» Task objective
Write out the data below in full, please. Keep every character as given.

Data entries:
★ ★ ★

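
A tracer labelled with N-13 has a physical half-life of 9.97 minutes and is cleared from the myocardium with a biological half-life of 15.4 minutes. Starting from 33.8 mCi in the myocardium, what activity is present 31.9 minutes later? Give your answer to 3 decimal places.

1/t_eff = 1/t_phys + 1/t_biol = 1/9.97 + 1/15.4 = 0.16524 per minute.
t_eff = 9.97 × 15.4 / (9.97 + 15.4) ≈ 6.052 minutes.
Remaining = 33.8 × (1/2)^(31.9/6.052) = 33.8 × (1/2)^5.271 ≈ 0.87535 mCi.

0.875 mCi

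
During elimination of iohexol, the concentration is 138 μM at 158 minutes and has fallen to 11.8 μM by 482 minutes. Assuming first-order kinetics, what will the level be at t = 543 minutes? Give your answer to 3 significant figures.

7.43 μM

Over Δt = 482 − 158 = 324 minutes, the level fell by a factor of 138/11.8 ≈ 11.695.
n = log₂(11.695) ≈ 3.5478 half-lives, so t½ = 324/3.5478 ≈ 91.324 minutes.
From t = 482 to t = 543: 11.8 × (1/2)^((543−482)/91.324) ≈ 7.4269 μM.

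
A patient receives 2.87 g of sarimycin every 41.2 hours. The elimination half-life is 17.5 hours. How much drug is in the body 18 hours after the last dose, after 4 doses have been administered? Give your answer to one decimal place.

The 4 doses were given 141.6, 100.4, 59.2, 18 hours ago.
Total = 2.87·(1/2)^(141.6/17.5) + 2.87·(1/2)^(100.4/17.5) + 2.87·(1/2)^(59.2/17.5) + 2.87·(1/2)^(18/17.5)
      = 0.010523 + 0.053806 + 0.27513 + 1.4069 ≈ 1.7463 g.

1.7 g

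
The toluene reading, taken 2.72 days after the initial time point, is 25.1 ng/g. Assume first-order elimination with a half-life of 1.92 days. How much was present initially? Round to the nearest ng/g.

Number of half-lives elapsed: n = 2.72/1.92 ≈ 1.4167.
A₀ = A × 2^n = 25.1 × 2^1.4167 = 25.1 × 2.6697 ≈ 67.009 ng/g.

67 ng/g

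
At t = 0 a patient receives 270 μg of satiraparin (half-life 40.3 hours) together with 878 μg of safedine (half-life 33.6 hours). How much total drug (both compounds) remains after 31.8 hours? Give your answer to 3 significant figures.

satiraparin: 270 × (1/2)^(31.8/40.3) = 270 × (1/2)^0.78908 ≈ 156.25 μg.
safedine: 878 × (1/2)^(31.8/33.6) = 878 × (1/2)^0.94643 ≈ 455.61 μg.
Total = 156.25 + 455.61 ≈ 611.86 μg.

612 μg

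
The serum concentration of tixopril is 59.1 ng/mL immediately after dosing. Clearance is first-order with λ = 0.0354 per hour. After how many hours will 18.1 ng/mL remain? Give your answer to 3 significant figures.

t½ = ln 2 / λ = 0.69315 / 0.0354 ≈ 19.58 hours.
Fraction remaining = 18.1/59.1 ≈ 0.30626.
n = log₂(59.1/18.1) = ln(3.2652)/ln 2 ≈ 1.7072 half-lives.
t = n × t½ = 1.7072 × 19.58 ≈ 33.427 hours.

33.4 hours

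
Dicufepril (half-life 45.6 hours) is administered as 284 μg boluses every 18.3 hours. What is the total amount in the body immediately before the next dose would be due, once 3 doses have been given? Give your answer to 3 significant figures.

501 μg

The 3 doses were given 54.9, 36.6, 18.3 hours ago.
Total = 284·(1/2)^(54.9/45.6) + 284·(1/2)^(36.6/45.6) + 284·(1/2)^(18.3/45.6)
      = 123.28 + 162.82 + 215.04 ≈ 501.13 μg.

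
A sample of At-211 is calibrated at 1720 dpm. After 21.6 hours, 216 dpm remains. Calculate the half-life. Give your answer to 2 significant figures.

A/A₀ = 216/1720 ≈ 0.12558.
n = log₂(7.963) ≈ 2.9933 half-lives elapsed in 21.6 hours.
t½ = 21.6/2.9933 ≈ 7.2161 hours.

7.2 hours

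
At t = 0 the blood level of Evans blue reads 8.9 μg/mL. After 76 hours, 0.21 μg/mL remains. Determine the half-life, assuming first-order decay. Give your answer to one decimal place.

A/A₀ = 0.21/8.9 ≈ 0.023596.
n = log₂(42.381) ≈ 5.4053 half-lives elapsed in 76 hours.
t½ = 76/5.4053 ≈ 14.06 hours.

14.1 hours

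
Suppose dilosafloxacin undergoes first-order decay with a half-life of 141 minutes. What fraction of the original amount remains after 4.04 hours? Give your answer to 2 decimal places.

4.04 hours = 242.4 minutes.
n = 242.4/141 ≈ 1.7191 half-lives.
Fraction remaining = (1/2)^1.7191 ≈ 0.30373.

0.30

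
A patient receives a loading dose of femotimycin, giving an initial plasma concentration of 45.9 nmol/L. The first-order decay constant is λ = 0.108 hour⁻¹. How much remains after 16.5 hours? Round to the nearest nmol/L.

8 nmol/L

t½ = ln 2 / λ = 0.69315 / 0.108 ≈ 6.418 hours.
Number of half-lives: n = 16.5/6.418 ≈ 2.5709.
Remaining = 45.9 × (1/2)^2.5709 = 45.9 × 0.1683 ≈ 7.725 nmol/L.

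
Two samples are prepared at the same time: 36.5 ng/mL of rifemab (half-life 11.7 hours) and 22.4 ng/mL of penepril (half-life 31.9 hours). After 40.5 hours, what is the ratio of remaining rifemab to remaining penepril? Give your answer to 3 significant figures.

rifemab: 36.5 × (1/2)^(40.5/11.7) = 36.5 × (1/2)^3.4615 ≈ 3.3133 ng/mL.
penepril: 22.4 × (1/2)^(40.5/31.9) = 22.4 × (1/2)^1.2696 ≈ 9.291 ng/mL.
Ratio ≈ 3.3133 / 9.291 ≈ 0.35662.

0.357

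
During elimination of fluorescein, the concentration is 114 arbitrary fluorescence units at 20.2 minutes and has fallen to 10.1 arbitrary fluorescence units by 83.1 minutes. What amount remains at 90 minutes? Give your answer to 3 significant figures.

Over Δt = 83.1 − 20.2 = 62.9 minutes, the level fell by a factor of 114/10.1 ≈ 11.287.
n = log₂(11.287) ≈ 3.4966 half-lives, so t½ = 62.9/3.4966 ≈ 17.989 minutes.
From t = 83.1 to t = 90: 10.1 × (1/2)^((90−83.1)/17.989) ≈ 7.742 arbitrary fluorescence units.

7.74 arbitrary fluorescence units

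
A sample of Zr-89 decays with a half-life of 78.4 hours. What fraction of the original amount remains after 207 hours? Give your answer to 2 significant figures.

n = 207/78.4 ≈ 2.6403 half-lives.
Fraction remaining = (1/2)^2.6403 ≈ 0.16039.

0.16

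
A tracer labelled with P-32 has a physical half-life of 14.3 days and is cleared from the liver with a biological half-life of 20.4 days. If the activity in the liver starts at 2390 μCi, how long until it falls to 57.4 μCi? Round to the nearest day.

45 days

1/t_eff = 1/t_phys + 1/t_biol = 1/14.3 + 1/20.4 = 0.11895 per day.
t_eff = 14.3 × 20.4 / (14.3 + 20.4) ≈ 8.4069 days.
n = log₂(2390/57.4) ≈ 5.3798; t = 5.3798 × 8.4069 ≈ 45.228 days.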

★ ★ ★

» Written solution
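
A tracer labelled with N-13 has a physical half-life of 9.97 minutes and is cleared from the myocardium with a biological half-life of 15.4 minutes. Starting from 33.8 mCi in the myocardium, what activity is present 31.9 minutes later? Give your answer to 3 decimal places.

1/t_eff = 1/t_phys + 1/t_biol = 1/9.97 + 1/15.4 = 0.16524 per minute.
t_eff = 9.97 × 15.4 / (9.97 + 15.4) ≈ 6.052 minutes.
Remaining = 33.8 × (1/2)^(31.9/6.052) = 33.8 × (1/2)^5.271 ≈ 0.87535 mCi.

0.875 mCi

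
During elimination of iohexol, the concentration is 138 μM at 158 minutes and has fallen to 11.8 μM by 482 minutes. Assuming first-order kinetics, what will the level be at t = 543 minutes? Give your answer to 3 significant figures.

7.43 μM

Over Δt = 482 − 158 = 324 minutes, the level fell by a factor of 138/11.8 ≈ 11.695.
n = log₂(11.695) ≈ 3.5478 half-lives, so t½ = 324/3.5478 ≈ 91.324 minutes.
From t = 482 to t = 543: 11.8 × (1/2)^((543−482)/91.324) ≈ 7.4269 μM.

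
A patient receives 2.87 g of sarimycin every 41.2 hours. The elimination half-life is 17.5 hours. How much drug is in the body 18 hours after the last dose, after 4 doses have been administered? Give your answer to one decimal place.

The 4 doses were given 141.6, 100.4, 59.2, 18 hours ago.
Total = 2.87·(1/2)^(141.6/17.5) + 2.87·(1/2)^(100.4/17.5) + 2.87·(1/2)^(59.2/17.5) + 2.87·(1/2)^(18/17.5)
      = 0.010523 + 0.053806 + 0.27513 + 1.4069 ≈ 1.7463 g.

1.7 g

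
The toluene reading, taken 2.72 days after the initial time point, is 25.1 ng/g. Assume first-order elimination with a half-life of 1.92 days. How much was present initially? Round to the nearest ng/g.

Number of half-lives elapsed: n = 2.72/1.92 ≈ 1.4167.
A₀ = A × 2^n = 25.1 × 2^1.4167 = 25.1 × 2.6697 ≈ 67.009 ng/g.

67 ng/g

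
At t = 0 a patient receives 270 μg of satiraparin (half-life 40.3 hours) together with 878 μg of safedine (half-life 33.6 hours). How much total drug (both compounds) remains after 31.8 hours? Give your answer to 3 significant figures.

satiraparin: 270 × (1/2)^(31.8/40.3) = 270 × (1/2)^0.78908 ≈ 156.25 μg.
safedine: 878 × (1/2)^(31.8/33.6) = 878 × (1/2)^0.94643 ≈ 455.61 μg.
Total = 156.25 + 455.61 ≈ 611.86 μg.

612 μg

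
The serum concentration of tixopril is 59.1 ng/mL immediately after dosing. Clearance is first-order with λ = 0.0354 per hour. After how many hours will 18.1 ng/mL remain? Give your answer to 3 significant figures.

t½ = ln 2 / λ = 0.69315 / 0.0354 ≈ 19.58 hours.
Fraction remaining = 18.1/59.1 ≈ 0.30626.
n = log₂(59.1/18.1) = ln(3.2652)/ln 2 ≈ 1.7072 half-lives.
t = n × t½ = 1.7072 × 19.58 ≈ 33.427 hours.

33.4 hours

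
Dicufepril (half-life 45.6 hours) is administered as 284 μg boluses every 18.3 hours. What is the total amount in the body immediately before the next dose would be due, once 3 doses have been given? Give your answer to 3 significant figures.

501 μg

The 3 doses were given 54.9, 36.6, 18.3 hours ago.
Total = 284·(1/2)^(54.9/45.6) + 284·(1/2)^(36.6/45.6) + 284·(1/2)^(18.3/45.6)
      = 123.28 + 162.82 + 215.04 ≈ 501.13 μg.

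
A sample of At-211 is calibrated at 1720 dpm. After 21.6 hours, 216 dpm remains. Calculate the half-life. Give your answer to 2 significant figures.

A/A₀ = 216/1720 ≈ 0.12558.
n = log₂(7.963) ≈ 2.9933 half-lives elapsed in 21.6 hours.
t½ = 21.6/2.9933 ≈ 7.2161 hours.

7.2 hours

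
At t = 0 the blood level of Evans blue reads 8.9 μg/mL. After 76 hours, 0.21 μg/mL remains. Determine the half-life, assuming first-order decay. Give your answer to one decimal place.

A/A₀ = 0.21/8.9 ≈ 0.023596.
n = log₂(42.381) ≈ 5.4053 half-lives elapsed in 76 hours.
t½ = 76/5.4053 ≈ 14.06 hours.

14.1 hours

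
Suppose dilosafloxacin undergoes first-order decay with a half-life of 141 minutes. What fraction of the original amount remains after 4.04 hours? Give your answer to 2 decimal places.

4.04 hours = 242.4 minutes.
n = 242.4/141 ≈ 1.7191 half-lives.
Fraction remaining = (1/2)^1.7191 ≈ 0.30373.

0.30

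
A patient receives a loading dose of femotimycin, giving an initial plasma concentration of 45.9 nmol/L. The first-order decay constant is λ = 0.108 hour⁻¹. How much remains after 16.5 hours? Round to the nearest nmol/L.

8 nmol/L

t½ = ln 2 / λ = 0.69315 / 0.108 ≈ 6.418 hours.
Number of half-lives: n = 16.5/6.418 ≈ 2.5709.
Remaining = 45.9 × (1/2)^2.5709 = 45.9 × 0.1683 ≈ 7.725 nmol/L.

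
Two samples are prepared at the same time: 36.5 ng/mL of rifemab (half-life 11.7 hours) and 22.4 ng/mL of penepril (half-life 31.9 hours). After 40.5 hours, what is the ratio of remaining rifemab to remaining penepril? Give your answer to 3 significant figures.

rifemab: 36.5 × (1/2)^(40.5/11.7) = 36.5 × (1/2)^3.4615 ≈ 3.3133 ng/mL.
penepril: 22.4 × (1/2)^(40.5/31.9) = 22.4 × (1/2)^1.2696 ≈ 9.291 ng/mL.
Ratio ≈ 3.3133 / 9.291 ≈ 0.35662.

0.357

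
During elimination of fluorescein, the concentration is 114 arbitrary fluorescence units at 20.2 minutes and has fallen to 10.1 arbitrary fluorescence units by 83.1 minutes. What amount remains at 90 minutes? Give your answer to 3 significant figures.

Over Δt = 83.1 − 20.2 = 62.9 minutes, the level fell by a factor of 114/10.1 ≈ 11.287.
n = log₂(11.287) ≈ 3.4966 half-lives, so t½ = 62.9/3.4966 ≈ 17.989 minutes.
From t = 83.1 to t = 90: 10.1 × (1/2)^((90−83.1)/17.989) ≈ 7.742 arbitrary fluorescence units.

7.74 arbitrary fluorescence units

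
A sample of Zr-89 decays with a half-life of 78.4 hours. What fraction of the original amount remains after 207 hours? Give your answer to 2 significant figures.

n = 207/78.4 ≈ 2.6403 half-lives.
Fraction remaining = (1/2)^2.6403 ≈ 0.16039.

0.16

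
A tracer labelled with P-32 has a physical half-life of 14.3 days and is cleared from the liver with a biological half-life of 20.4 days. If the activity in the liver starts at 2390 μCi, how long until it falls to 57.4 μCi? Round to the nearest day.

45 days

1/t_eff = 1/t_phys + 1/t_biol = 1/14.3 + 1/20.4 = 0.11895 per day.
t_eff = 14.3 × 20.4 / (14.3 + 20.4) ≈ 8.4069 days.
n = log₂(2390/57.4) ≈ 5.3798; t = 5.3798 × 8.4069 ≈ 45.228 days.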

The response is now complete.